**What is required**
Print the line containing "Encode U+C0F03 as" and every line after it exactly as written, through the end of the records.

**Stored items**
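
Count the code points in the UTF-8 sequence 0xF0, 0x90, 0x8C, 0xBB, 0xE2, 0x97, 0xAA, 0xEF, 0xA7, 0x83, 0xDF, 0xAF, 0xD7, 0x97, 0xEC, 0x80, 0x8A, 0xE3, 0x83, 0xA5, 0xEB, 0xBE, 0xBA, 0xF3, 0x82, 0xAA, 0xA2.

9

Byte at offset 0: 0xF0 = 11110000 → 4-byte char (#1). Advance 4.
Byte at offset 4: 0xE2 = 11100010 → 3-byte char (#2). Advance 3.
Byte at offset 7: 0xEF = 11101111 → 3-byte char (#3). Advance 3.
Byte at offset 10: 0xDF = 11011111 → 2-byte char (#4). Advance 2.
Byte at offset 12: 0xD7 = 11010111 → 2-byte char (#5). Advance 2.
Byte at offset 14: 0xEC = 11101100 → 3-byte char (#6). Advance 3.
Byte at offset 17: 0xE3 = 11100011 → 3-byte char (#7). Advance 3.
Byte at offset 20: 0xEB = 11101011 → 3-byte char (#8). Advance 3.
Byte at offset 23: 0xF3 = 11110011 → 4-byte char (#9). Advance 4.
Reached end at offset 27 after 9 code points.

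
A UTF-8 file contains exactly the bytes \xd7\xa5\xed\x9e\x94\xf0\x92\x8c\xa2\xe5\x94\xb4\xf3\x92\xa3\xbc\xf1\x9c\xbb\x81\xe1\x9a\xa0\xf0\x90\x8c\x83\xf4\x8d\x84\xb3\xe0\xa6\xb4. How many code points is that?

Byte at offset 0: 0xD7 = 11010111 → 2-byte char (#1). Advance 2.
Byte at offset 2: 0xED = 11101101 → 3-byte char (#2). Advance 3.
Byte at offset 5: 0xF0 = 11110000 → 4-byte char (#3). Advance 4.
Byte at offset 9: 0xE5 = 11100101 → 3-byte char (#4). Advance 3.
Byte at offset 12: 0xF3 = 11110011 → 4-byte char (#5). Advance 4.
Byte at offset 16: 0xF1 = 11110001 → 4-byte char (#6). Advance 4.
Byte at offset 20: 0xE1 = 11100001 → 3-byte char (#7). Advance 3.
Byte at offset 23: 0xF0 = 11110000 → 4-byte char (#8). Advance 4.
Byte at offset 27: 0xF4 = 11110100 → 4-byte char (#9). Advance 4.
Byte at offset 31: 0xE0 = 11100000 → 3-byte char (#10). Advance 3.
Reached end at offset 34 after 10 code points.

10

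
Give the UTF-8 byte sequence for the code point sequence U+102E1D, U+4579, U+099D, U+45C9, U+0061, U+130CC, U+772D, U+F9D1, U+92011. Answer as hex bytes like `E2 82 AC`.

U+102E1D: 4-byte form → F4 82 B8 9D.
U+4579: 3-byte form → E4 95 B9.
U+099D: 3-byte form → E0 A6 9D.
U+45C9: 3-byte form → E4 97 89.
U+0061: 1-byte form → 61.
U+130CC: 4-byte form → F0 93 83 8C.
U+772D: 3-byte form → E7 9C AD.
U+F9D1: 3-byte form → EF A7 91.
U+92011: 4-byte form → F2 92 80 91.
Concatenated (28 bytes): F4 82 B8 9D E4 95 B9 E0 A6 9D E4 97 89 61 F0 93 83 8C E7 9C AD EF A7 91 F2 92 80 91.

F4 82 B8 9D E4 95 B9 E0 A6 9D E4 97 89 61 F0 93 83 8C E7 9C AD EF A7 91 F2 92 80 91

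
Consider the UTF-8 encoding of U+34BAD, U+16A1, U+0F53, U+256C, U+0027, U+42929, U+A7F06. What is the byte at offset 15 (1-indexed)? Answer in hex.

0xF1

1-indexed offset 15 is 0-indexed offset 14.
U+34BAD → 4-byte form F0 B4 AE AD at offsets 0–3.
U+16A1 → 3-byte form E1 9A A1 at offsets 4–6.
U+0F53 → 3-byte form E0 BD 93 at offsets 7–9.
U+256C → 3-byte form E2 95 AC at offsets 10–12.
U+0027 → 1-byte form 27 at offsets 13–13.
U+42929 → 4-byte form F1 82 A4 A9 at offsets 14–17.
Offset 14 falls in char 6's range; it's byte 1 of F1 82 A4 A9 = 0xF1.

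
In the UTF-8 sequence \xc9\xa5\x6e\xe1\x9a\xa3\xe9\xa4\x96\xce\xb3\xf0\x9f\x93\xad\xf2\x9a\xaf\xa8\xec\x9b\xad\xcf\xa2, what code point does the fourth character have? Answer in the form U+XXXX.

U+9916

Offset 0: leading byte 0xC9 = 11001001 → 2-byte char #1 = C9 A5.
Offset 2: leading byte 0x6E = 01101110 → 1-byte char #2 = 6E.
Offset 3: leading byte 0xE1 = 11100001 → 3-byte char #3 = E1 9A A3.
Offset 6: leading byte 0xE9 = 11101001 → 3-byte char #4 = E9 A4 96.
Leading byte 0xE9 = 11101001 matches 1110xxxx → 3-byte sequence.
Byte 1: 0xE9 = 11101001, payload 1001 (4 bits).
Byte 2: 0xA4 = 10100100 (10xxxxxx ✓), payload 100100.
Byte 3: 0x96 = 10010110 (10xxxxxx ✓), payload 010110.
Concatenate: 1001100100010110 = 0x9916 (16 bits → U+9916).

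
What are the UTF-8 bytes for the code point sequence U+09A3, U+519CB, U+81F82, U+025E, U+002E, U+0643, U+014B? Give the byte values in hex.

E0 A6 A3 F1 91 A7 8B F2 81 BE 82 C9 9E 2E D9 83 C5 8B

U+09A3: 3-byte form → E0 A6 A3.
U+519CB: 4-byte form → F1 91 A7 8B.
U+81F82: 4-byte form → F2 81 BE 82.
U+025E: 2-byte form → C9 9E.
U+002E: 1-byte form → 2E.
U+0643: 2-byte form → D9 83.
U+014B: 2-byte form → C5 8B.
Concatenated (18 bytes): E0 A6 A3 F1 91 A7 8B F2 81 BE 82 C9 9E 2E D9 83 C5 8B.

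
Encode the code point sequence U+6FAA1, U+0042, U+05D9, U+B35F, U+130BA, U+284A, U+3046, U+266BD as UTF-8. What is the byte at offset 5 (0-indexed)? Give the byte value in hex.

0xD7

U+6FAA1 → 4-byte form F1 AF AA A1 at offsets 0–3.
U+0042 → 1-byte form 42 at offsets 4–4.
U+05D9 → 2-byte form D7 99 at offsets 5–6.
Offset 5 falls in char 3's range; it's byte 1 of D7 99 = 0xD7.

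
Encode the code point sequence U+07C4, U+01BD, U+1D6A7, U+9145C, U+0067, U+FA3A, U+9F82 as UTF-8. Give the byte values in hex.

U+07C4: 2-byte form → DF 84.
U+01BD: 2-byte form → C6 BD.
U+1D6A7: 4-byte form → F0 9D 9A A7.
U+9145C: 4-byte form → F2 91 91 9C.
U+0067: 1-byte form → 67.
U+FA3A: 3-byte form → EF A8 BA.
U+9F82: 3-byte form → E9 BE 82.
Concatenated (19 bytes): DF 84 C6 BD F0 9D 9A A7 F2 91 91 9C 67 EF A8 BA E9 BE 82.

DF 84 C6 BD F0 9D 9A A7 F2 91 91 9C 67 EF A8 BA E9 BE 82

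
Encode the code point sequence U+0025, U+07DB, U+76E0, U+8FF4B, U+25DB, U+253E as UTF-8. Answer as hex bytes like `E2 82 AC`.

U+0025: 1-byte form → 25.
U+07DB: 2-byte form → DF 9B.
U+76E0: 3-byte form → E7 9B A0.
U+8FF4B: 4-byte form → F2 8F BD 8B.
U+25DB: 3-byte form → E2 97 9B.
U+253E: 3-byte form → E2 94 BE.
Concatenated (16 bytes): 25 DF 9B E7 9B A0 F2 8F BD 8B E2 97 9B E2 94 BE.

25 DF 9B E7 9B A0 F2 8F BD 8B E2 97 9B E2 94 BE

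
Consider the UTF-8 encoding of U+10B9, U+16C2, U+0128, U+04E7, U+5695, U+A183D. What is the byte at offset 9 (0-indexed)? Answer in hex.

0xA7

U+10B9 → 3-byte form E1 82 B9 at offsets 0–2.
U+16C2 → 3-byte form E1 9B 82 at offsets 3–5.
U+0128 → 2-byte form C4 A8 at offsets 6–7.
U+04E7 → 2-byte form D3 A7 at offsets 8–9.
Offset 9 falls in char 4's range; it's byte 2 of D3 A7 = 0xA7.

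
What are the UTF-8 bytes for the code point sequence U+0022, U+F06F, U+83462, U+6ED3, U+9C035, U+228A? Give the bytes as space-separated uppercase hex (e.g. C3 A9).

22 EF 81 AF F2 83 91 A2 E6 BB 93 F2 9C 80 B5 E2 8A 8A

U+0022: 1-byte form → 22.
U+F06F: 3-byte form → EF 81 AF.
U+83462: 4-byte form → F2 83 91 A2.
U+6ED3: 3-byte form → E6 BB 93.
U+9C035: 4-byte form → F2 9C 80 B5.
U+228A: 3-byte form → E2 8A 8A.
Concatenated (18 bytes): 22 EF 81 AF F2 83 91 A2 E6 BB 93 F2 9C 80 B5 E2 8A 8A.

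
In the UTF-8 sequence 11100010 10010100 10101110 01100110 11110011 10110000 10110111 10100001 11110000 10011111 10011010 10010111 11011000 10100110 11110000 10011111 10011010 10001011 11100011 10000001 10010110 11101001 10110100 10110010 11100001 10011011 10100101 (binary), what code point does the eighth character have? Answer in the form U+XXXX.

Offset 0: leading byte 0xE2 = 11100010 → 3-byte char #1 = E2 94 AE.
Offset 3: leading byte 0x66 = 01100110 → 1-byte char #2 = 66.
Offset 4: leading byte 0xF3 = 11110011 → 4-byte char #3 = F3 B0 B7 A1.
Offset 8: leading byte 0xF0 = 11110000 → 4-byte char #4 = F0 9F 9A 97.
Offset 12: leading byte 0xD8 = 11011000 → 2-byte char #5 = D8 A6.
Offset 14: leading byte 0xF0 = 11110000 → 4-byte char #6 = F0 9F 9A 8B.
Offset 18: leading byte 0xE3 = 11100011 → 3-byte char #7 = E3 81 96.
Offset 21: leading byte 0xE9 = 11101001 → 3-byte char #8 = E9 B4 B2.
Leading byte 0xE9 = 11101001 matches 1110xxxx → 3-byte sequence.
Byte 1: 0xE9 = 11101001, payload 1001 (4 bits).
Byte 2: 0xB4 = 10110100 (10xxxxxx ✓), payload 110100.
Byte 3: 0xB2 = 10110010 (10xxxxxx ✓), payload 110010.
Concatenate: 1001110100110010 = 0x9D32 (16 bits → U+9D32).

U+9D32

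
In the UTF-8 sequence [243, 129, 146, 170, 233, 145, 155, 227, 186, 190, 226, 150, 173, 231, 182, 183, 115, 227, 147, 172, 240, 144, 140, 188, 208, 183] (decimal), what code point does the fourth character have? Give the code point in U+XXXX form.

Offset 0: leading byte 0xF3 = 11110011 → 4-byte char #1 = F3 81 92 AA.
Offset 4: leading byte 0xE9 = 11101001 → 3-byte char #2 = E9 91 9B.
Offset 7: leading byte 0xE3 = 11100011 → 3-byte char #3 = E3 BA BE.
Offset 10: leading byte 0xE2 = 11100010 → 3-byte char #4 = E2 96 AD.
Leading byte 0xE2 = 11100010 matches 1110xxxx → 3-byte sequence.
Byte 1: 0xE2 = 11100010, payload 0010 (4 bits).
Byte 2: 0x96 = 10010110 (10xxxxxx ✓), payload 010110.
Byte 3: 0xAD = 10101101 (10xxxxxx ✓), payload 101101.
Concatenate: 0010010110101101 = 0x25AD (16 bits → U+25AD).

U+25AD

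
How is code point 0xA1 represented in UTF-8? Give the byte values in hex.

C2 A1

U+00A1 = 0xA1 = 161 decimal. In range U+0080–U+07FF → 2-byte form: 110xxxxx 10xxxxxx.
Binary (11 bits): 00010100001.
Split 5+6: 00010 | 100001.
Byte 1: 11000010 = 0xC2.
Byte 2: 10100001 = 0xA1.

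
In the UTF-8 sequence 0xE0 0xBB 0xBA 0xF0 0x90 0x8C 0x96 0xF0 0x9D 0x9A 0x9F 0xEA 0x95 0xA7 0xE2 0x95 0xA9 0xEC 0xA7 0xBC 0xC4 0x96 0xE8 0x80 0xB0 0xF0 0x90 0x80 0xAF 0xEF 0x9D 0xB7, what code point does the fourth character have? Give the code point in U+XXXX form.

Offset 0: leading byte 0xE0 = 11100000 → 3-byte char #1 = E0 BB BA.
Offset 3: leading byte 0xF0 = 11110000 → 4-byte char #2 = F0 90 8C 96.
Offset 7: leading byte 0xF0 = 11110000 → 4-byte char #3 = F0 9D 9A 9F.
Offset 11: leading byte 0xEA = 11101010 → 3-byte char #4 = EA 95 A7.
Leading byte 0xEA = 11101010 matches 1110xxxx → 3-byte sequence.
Byte 1: 0xEA = 11101010, payload 1010 (4 bits).
Byte 2: 0x95 = 10010101 (10xxxxxx ✓), payload 010101.
Byte 3: 0xA7 = 10100111 (10xxxxxx ✓), payload 100111.
Concatenate: 1010010101100111 = 0xA567 (16 bits → U+A567).

U+A567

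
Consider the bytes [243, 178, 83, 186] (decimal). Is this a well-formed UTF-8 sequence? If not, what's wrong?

invalid (non-continuation byte where continuation expected)

Leading byte 0xF3 = 11110011 → 4-byte form.
Byte 3 is 0x53 = 01010011, which is not 10xxxxxx — expected a continuation byte.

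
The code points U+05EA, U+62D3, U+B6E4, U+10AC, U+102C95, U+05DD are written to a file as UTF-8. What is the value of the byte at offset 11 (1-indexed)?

1-indexed offset 11 is 0-indexed offset 10.
U+05EA → 2-byte form D7 AA at offsets 0–1.
U+62D3 → 3-byte form E6 8B 93 at offsets 2–4.
U+B6E4 → 3-byte form EB 9B A4 at offsets 5–7.
U+10AC → 3-byte form E1 82 AC at offsets 8–10.
Offset 10 falls in char 4's range; it's byte 3 of E1 82 AC = 0xAC.

0xAC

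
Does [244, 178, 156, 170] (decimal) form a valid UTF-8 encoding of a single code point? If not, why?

invalid (encodes a value above U+10FFFF)

Leading byte 0xF4 = 11110100 → 4-byte form.
Payload = 0x13272A, which exceeds U+10FFFF, the maximum Unicode code point. (Leading bytes F5–FF, or F4 followed by ≥ 0x90, are invalid.)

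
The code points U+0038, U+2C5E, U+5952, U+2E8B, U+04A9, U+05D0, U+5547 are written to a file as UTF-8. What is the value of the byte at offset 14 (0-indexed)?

0xE5

U+0038 → 1-byte form 38 at offsets 0–0.
U+2C5E → 3-byte form E2 B1 9E at offsets 1–3.
U+5952 → 3-byte form E5 A5 92 at offsets 4–6.
U+2E8B → 3-byte form E2 BA 8B at offsets 7–9.
U+04A9 → 2-byte form D2 A9 at offsets 10–11.
U+05D0 → 2-byte form D7 90 at offsets 12–13.
U+5547 → 3-byte form E5 95 87 at offsets 14–16.
Offset 14 falls in char 7's range; it's byte 1 of E5 95 87 = 0xE5.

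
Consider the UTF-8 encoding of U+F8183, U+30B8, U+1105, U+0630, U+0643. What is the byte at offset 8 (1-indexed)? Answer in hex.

0xE1

1-indexed offset 8 is 0-indexed offset 7.
U+F8183 → 4-byte form F3 B8 86 83 at offsets 0–3.
U+30B8 → 3-byte form E3 82 B8 at offsets 4–6.
U+1105 → 3-byte form E1 84 85 at offsets 7–9.
Offset 7 falls in char 3's range; it's byte 1 of E1 84 85 = 0xE1.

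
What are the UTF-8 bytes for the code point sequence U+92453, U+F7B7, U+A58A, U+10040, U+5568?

U+92453: 4-byte form → F2 92 91 93.
U+F7B7: 3-byte form → EF 9E B7.
U+A58A: 3-byte form → EA 96 8A.
U+10040: 4-byte form → F0 90 81 80.
U+5568: 3-byte form → E5 95 A8.
Concatenated (17 bytes): F2 92 91 93 EF 9E B7 EA 96 8A F0 90 81 80 E5 95 A8.

F2 92 91 93 EF 9E B7 EA 96 8A F0 90 81 80 E5 95 A8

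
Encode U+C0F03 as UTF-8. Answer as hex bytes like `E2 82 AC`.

F3 80 BC 83

U+C0F03 = 0xC0F03 = 790275 decimal. In range U+10000–U+10FFFF → 4-byte form: 11110xxx 10xxxxxx 10xxxxxx 10xxxxxx.
Binary (21 bits): 011000000111100000011.
Split 3+6+6+6: 011 | 000000 | 111100 | 000011.
Byte 1: 11110011 = 0xF3.
Byte 2: 10000000 = 0x80.
Byte 3: 10111100 = 0xBC.
Byte 4: 10000011 = 0x83.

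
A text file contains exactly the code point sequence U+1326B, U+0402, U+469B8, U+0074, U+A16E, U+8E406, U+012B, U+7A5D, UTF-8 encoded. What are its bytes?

U+1326B: 4-byte form → F0 93 89 AB.
U+0402: 2-byte form → D0 82.
U+469B8: 4-byte form → F1 86 A6 B8.
U+0074: 1-byte form → 74.
U+A16E: 3-byte form → EA 85 AE.
U+8E406: 4-byte form → F2 8E 90 86.
U+012B: 2-byte form → C4 AB.
U+7A5D: 3-byte form → E7 A9 9D.
Concatenated (23 bytes): F0 93 89 AB D0 82 F1 86 A6 B8 74 EA 85 AE F2 8E 90 86 C4 AB E7 A9 9D.

F0 93 89 AB D0 82 F1 86 A6 B8 74 EA 85 AE F2 8E 90 86 C4 AB E7 A9 9D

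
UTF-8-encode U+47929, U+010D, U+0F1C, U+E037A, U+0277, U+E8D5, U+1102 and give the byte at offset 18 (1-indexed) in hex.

1-indexed offset 18 is 0-indexed offset 17.
U+47929 → 4-byte form F1 87 A4 A9 at offsets 0–3.
U+010D → 2-byte form C4 8D at offsets 4–5.
U+0F1C → 3-byte form E0 BC 9C at offsets 6–8.
U+E037A → 4-byte form F3 A0 8D BA at offsets 9–12.
U+0277 → 2-byte form C9 B7 at offsets 13–14.
U+E8D5 → 3-byte form EE A3 95 at offsets 15–17.
Offset 17 falls in char 6's range; it's byte 3 of EE A3 95 = 0x95.

0x95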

**Answer section**
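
Encode U+C0F03 as UTF-8. Answer as hex bytes like `E2 82 AC`.

F3 80 BC 83

U+C0F03 = 0xC0F03 = 790275 decimal. In range U+10000–U+10FFFF → 4-byte form: 11110xxx 10xxxxxx 10xxxxxx 10xxxxxx.
Binary (21 bits): 011000000111100000011.
Split 3+6+6+6: 011 | 000000 | 111100 | 000011.
Byte 1: 11110011 = 0xF3.
Byte 2: 10000000 = 0x80.
Byte 3: 10111100 = 0xBC.
Byte 4: 10000011 = 0x83.

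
A text file contains exactly the code point sequence U+1326B, U+0402, U+469B8, U+0074, U+A16E, U+8E406, U+012B, U+7A5D, UTF-8 encoded. What are its bytes?

U+1326B: 4-byte form → F0 93 89 AB.
U+0402: 2-byte form → D0 82.
U+469B8: 4-byte form → F1 86 A6 B8.
U+0074: 1-byte form → 74.
U+A16E: 3-byte form → EA 85 AE.
U+8E406: 4-byte form → F2 8E 90 86.
U+012B: 2-byte form → C4 AB.
U+7A5D: 3-byte form → E7 A9 9D.
Concatenated (23 bytes): F0 93 89 AB D0 82 F1 86 A6 B8 74 EA 85 AE F2 8E 90 86 C4 AB E7 A9 9D.

F0 93 89 AB D0 82 F1 86 A6 B8 74 EA 85 AE F2 8E 90 86 C4 AB E7 A9 9D

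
UTF-8-encode U+47929, U+010D, U+0F1C, U+E037A, U+0277, U+E8D5, U+1102 and give the byte at offset 18 (1-indexed) in hex.

1-indexed offset 18 is 0-indexed offset 17.
U+47929 → 4-byte form F1 87 A4 A9 at offsets 0–3.
U+010D → 2-byte form C4 8D at offsets 4–5.
U+0F1C → 3-byte form E0 BC 9C at offsets 6–8.
U+E037A → 4-byte form F3 A0 8D BA at offsets 9–12.
U+0277 → 2-byte form C9 B7 at offsets 13–14.
U+E8D5 → 3-byte form EE A3 95 at offsets 15–17.
Offset 17 falls in char 6's range; it's byte 3 of EE A3 95 = 0x95.

0x95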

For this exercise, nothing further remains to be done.